**TASK BRIEF**
A complete, exact copy of the records below is the required result.

• • • • •

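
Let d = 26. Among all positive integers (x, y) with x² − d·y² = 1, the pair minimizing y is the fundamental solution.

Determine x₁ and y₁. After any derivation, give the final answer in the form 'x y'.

51 10

√26 = [5; 10, …], period ℓ=1 (odd) → k=1
a_0=5:  p_0=5·1+0=5,  q_0=5·0+1=1
a_1=10:  p_1=10·5+1=51,  q_1=10·1+0=10
→ (51, 10).  Check: 51²=2601, 26·10²=2600, difference 1.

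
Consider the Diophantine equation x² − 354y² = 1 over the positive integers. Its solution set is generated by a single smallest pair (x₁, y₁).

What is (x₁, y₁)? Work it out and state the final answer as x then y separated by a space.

[18; 1,4,2,2,18,2,2,4,1,36] for √354; ℓ=10 ⇒ convergent index 9
k=0  a_k=18  p_k/q_k = 18/1
k=1  a_k=1  p_k/q_k = 19/1
k=2  a_k=4  p_k/q_k = 94/5
k=3  a_k=2  p_k/q_k = 207/11
k=4  a_k=2  p_k/q_k = 508/27
k=5  a_k=18  p_k/q_k = 9351/497
…
k=7  a_k=2  p_k/q_k = 47771/2539
k=8  a_k=4  p_k/q_k = 210294/11177
k=9  a_k=1  p_k/q_k = 258065/13716
fundamental: x₁=258065, y₁=13716  (since 66597544225 − 354·188128656 = 1)

258065 13716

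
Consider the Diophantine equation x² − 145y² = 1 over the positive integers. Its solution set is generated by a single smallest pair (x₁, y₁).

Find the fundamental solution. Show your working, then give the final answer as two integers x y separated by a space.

289 24

d=145: √d = [12; 24] (ℓ=1, odd), read p_1/q_1
step 0: (12, 1)  from 12·(1,0) + (0,1)
step 1: (289, 24)  from 24·(12,1) + (1,0)
→ (289, 24).  Check: 289²=83521, 145·24²=83520, difference 1.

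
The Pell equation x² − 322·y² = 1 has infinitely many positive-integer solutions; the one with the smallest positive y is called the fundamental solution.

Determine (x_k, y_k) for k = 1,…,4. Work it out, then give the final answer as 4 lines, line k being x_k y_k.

√322 → a₀=17, period (1,16,1,34); ℓ=4 even so k=3
step 0: (17, 1)  from 17·(1,0) + (0,1)
step 1: (18, 1)  from 1·(17,1) + (1,0)
step 2: (305, 17)  from 16·(18,1) + (17,1)
step 3: (323, 18)  from 1·(305,17) + (18,1)
fundamental: x₁=323, y₁=18  (since 104329 − 322·324 = 1)
(x_2, y_2) = (323·323 + 322·18·18, 323·18 + 18·323) = (208657, 11628)
(x_3, y_3) = (323·208657 + 322·18·11628, 323·11628 + 18·208657) = (134792099, 7511670)
(x_4, y_4) = (323·134792099 + 322·18·7511670, 323·7511670 + 18·134792099) = (87075487297, 4852527192)

323 18
208657 11628
134792099 7511670
87075487297 4852527192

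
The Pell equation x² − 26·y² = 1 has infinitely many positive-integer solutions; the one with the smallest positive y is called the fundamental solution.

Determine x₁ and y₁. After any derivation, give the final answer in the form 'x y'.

51 10

[5; 10] for √26; ℓ=1 ⇒ convergent index 1
i=0: a=5 ⇒ p=5, q=1
i=1: a=10 ⇒ p=51, q=10
→ (51, 10).  Check: 51²=2601, 26·10²=2600, difference 1.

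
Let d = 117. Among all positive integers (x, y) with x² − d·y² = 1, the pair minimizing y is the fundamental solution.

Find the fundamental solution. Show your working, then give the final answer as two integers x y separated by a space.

√117 = [10; 1,4,2,4,1,20, …], period ℓ=6 (even) → k=5
a_0=10:  p_0=10·1+0=10,  q_0=10·0+1=1
a_1=1:  p_1=1·10+1=11,  q_1=1·1+0=1
a_2=4:  p_2=4·11+10=54,  q_2=4·1+1=5
a_3=2:  p_3=2·54+11=119,  q_3=2·5+1=11
a_4=4:  p_4=4·119+54=530,  q_4=4·11+5=49
a_5=1:  p_5=1·530+119=649,  q_5=1·49+11=60
→ (649, 60).  Check: 649²=421201, 117·60²=421200, difference 1.

649 60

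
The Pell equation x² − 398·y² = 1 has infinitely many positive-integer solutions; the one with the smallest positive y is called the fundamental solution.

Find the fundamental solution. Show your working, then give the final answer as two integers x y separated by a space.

399 20

[19; 1,18,1,38] for √398; ℓ=4 ⇒ convergent index 3
a_0=19:  p_0=19·1+0=19,  q_0=19·0+1=1
a_1=1:  p_1=1·19+1=20,  q_1=1·1+0=1
a_2=18:  p_2=18·20+19=379,  q_2=18·1+1=19
a_3=1:  p_3=1·379+20=399,  q_3=1·19+1=20
fundamental: x₁=399, y₁=20  (since 159201 − 398·400 = 1)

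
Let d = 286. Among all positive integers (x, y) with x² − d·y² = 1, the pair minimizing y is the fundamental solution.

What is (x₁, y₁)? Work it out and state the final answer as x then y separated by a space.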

• • • • •

**REPLY TO THE TASK**
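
Let d = 26. Among all positive integers (x, y) with x² − d·y² = 1, the pair minimizing y is the fundamental solution.

Determine x₁ and y₁. After any derivation, give the final answer in the form 'x y'.

51 10

√26 = [5; 10, …], period ℓ=1 (odd) → k=1
a_0=5:  p_0=5·1+0=5,  q_0=5·0+1=1
a_1=10:  p_1=10·5+1=51,  q_1=10·1+0=10
→ (51, 10).  Check: 51²=2601, 26·10²=2600, difference 1.

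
Consider the Diophantine equation x² − 354y² = 1 over the positive integers. Its solution set is generated by a single smallest pair (x₁, y₁).

What is (x₁, y₁)? Work it out and state the final answer as x then y separated by a space.

[18; 1,4,2,2,18,2,2,4,1,36] for √354; ℓ=10 ⇒ convergent index 9
k=0  a_k=18  p_k/q_k = 18/1
k=1  a_k=1  p_k/q_k = 19/1
k=2  a_k=4  p_k/q_k = 94/5
k=3  a_k=2  p_k/q_k = 207/11
k=4  a_k=2  p_k/q_k = 508/27
k=5  a_k=18  p_k/q_k = 9351/497
…
k=7  a_k=2  p_k/q_k = 47771/2539
k=8  a_k=4  p_k/q_k = 210294/11177
k=9  a_k=1  p_k/q_k = 258065/13716
fundamental: x₁=258065, y₁=13716  (since 66597544225 − 354·188128656 = 1)

258065 13716

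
Consider the Diophantine equation x² − 145y² = 1 over the positive integers. Its solution set is generated by a single smallest pair (x₁, y₁).

Find the fundamental solution. Show your working, then give the final answer as two integers x y separated by a space.

289 24

d=145: √d = [12; 24] (ℓ=1, odd), read p_1/q_1
step 0: (12, 1)  from 12·(1,0) + (0,1)
step 1: (289, 24)  from 24·(12,1) + (1,0)
→ (289, 24).  Check: 289²=83521, 145·24²=83520, difference 1.

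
The Pell equation x² − 322·y² = 1 has infinitely many positive-integer solutions; the one with the smallest positive y is called the fundamental solution.

Determine (x_k, y_k) for k = 1,…,4. Work it out, then give the final answer as 4 lines, line k being x_k y_k.

√322 → a₀=17, period (1,16,1,34); ℓ=4 even so k=3
step 0: (17, 1)  from 17·(1,0) + (0,1)
step 1: (18, 1)  from 1·(17,1) + (1,0)
step 2: (305, 17)  from 16·(18,1) + (17,1)
step 3: (323, 18)  from 1·(305,17) + (18,1)
fundamental: x₁=323, y₁=18  (since 104329 − 322·324 = 1)
(x_2, y_2) = (323·323 + 322·18·18, 323·18 + 18·323) = (208657, 11628)
(x_3, y_3) = (323·208657 + 322·18·11628, 323·11628 + 18·208657) = (134792099, 7511670)
(x_4, y_4) = (323·134792099 + 322·18·7511670, 323·7511670 + 18·134792099) = (87075487297, 4852527192)

323 18
208657 11628
134792099 7511670
87075487297 4852527192

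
The Pell equation x² − 26·y² = 1 has infinitely many positive-integer solutions; the one with the smallest positive y is called the fundamental solution.

Determine x₁ and y₁. After any derivation, give the final answer in the form 'x y'.

51 10

[5; 10] for √26; ℓ=1 ⇒ convergent index 1
i=0: a=5 ⇒ p=5, q=1
i=1: a=10 ⇒ p=51, q=10
→ (51, 10).  Check: 51²=2601, 26·10²=2600, difference 1.

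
Let d = 117. Among all positive integers (x, y) with x² − d·y² = 1, the pair minimizing y is the fundamental solution.

Find the fundamental solution. Show your working, then give the final answer as two integers x y separated by a space.

√117 = [10; 1,4,2,4,1,20, …], period ℓ=6 (even) → k=5
a_0=10:  p_0=10·1+0=10,  q_0=10·0+1=1
a_1=1:  p_1=1·10+1=11,  q_1=1·1+0=1
a_2=4:  p_2=4·11+10=54,  q_2=4·1+1=5
a_3=2:  p_3=2·54+11=119,  q_3=2·5+1=11
a_4=4:  p_4=4·119+54=530,  q_4=4·11+5=49
a_5=1:  p_5=1·530+119=649,  q_5=1·49+11=60
→ (649, 60).  Check: 649²=421201, 117·60²=421200, difference 1.

649 60

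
The Pell equation x² − 398·y² = 1 has infinitely many positive-integer solutions; the one with the smallest positive y is called the fundamental solution.

Find the fundamental solution. Show your working, then give the final answer as two integers x y separated by a space.

399 20

[19; 1,18,1,38] for √398; ℓ=4 ⇒ convergent index 3
a_0=19:  p_0=19·1+0=19,  q_0=19·0+1=1
a_1=1:  p_1=1·19+1=20,  q_1=1·1+0=1
a_2=18:  p_2=18·20+19=379,  q_2=18·1+1=19
a_3=1:  p_3=1·379+20=399,  q_3=1·19+1=20
fundamental: x₁=399, y₁=20  (since 159201 − 398·400 = 1)

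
Let d = 286. Among all positive integers (x, y) with x² − d·y² = 1, the pair minimizing y is the fundamental solution.

What is (x₁, y₁)? Work it out and state the final answer as x then y separated by a space.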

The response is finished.